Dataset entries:
******
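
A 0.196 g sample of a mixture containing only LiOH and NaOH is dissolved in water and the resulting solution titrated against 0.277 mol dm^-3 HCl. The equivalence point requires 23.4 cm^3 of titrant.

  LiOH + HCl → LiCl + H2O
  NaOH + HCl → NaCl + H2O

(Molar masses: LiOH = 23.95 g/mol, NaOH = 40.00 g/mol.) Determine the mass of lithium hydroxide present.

0.0944 g

n(HCl) = 0.0234 × 0.277 = 6.48 × 10^-3 mol
Let x = n(LiOH), y = n(NaOH).
Titrant: 1x + 1y = 6.48 × 10^-3;  mass: 23.95x + 40.00y = 0.196
Solving, x = 3.94 × 10^-3 mol, y = 2.54 × 10^-3 mol
mass of LiOH = 3.94 × 10^-3 × 23.95 = 0.0944 g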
******
> [Problem statement]: The data above is to be given again, with every line exact.

> [Reply to the exercise]:
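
A 0.196 g sample of a mixture containing only LiOH and NaOH is dissolved in water and the resulting solution titrated against 0.277 mol dm^-3 HCl. The equivalence point requires 23.4 cm^3 of titrant.

  LiOH + HCl → LiCl + H2O
  NaOH + HCl → NaCl + H2O

(Molar masses: LiOH = 23.95 g/mol, NaOH = 40.00 g/mol.) Determine the mass of lithium hydroxide present.

0.0944 g

n(HCl) = 0.0234 × 0.277 = 6.48 × 10^-3 mol
Let x = n(LiOH), y = n(NaOH).
Titrant: 1x + 1y = 6.48 × 10^-3;  mass: 23.95x + 40.00y = 0.196
Solving, x = 3.94 × 10^-3 mol, y = 2.54 × 10^-3 mol
mass of LiOH = 3.94 × 10^-3 × 23.95 = 0.0944 g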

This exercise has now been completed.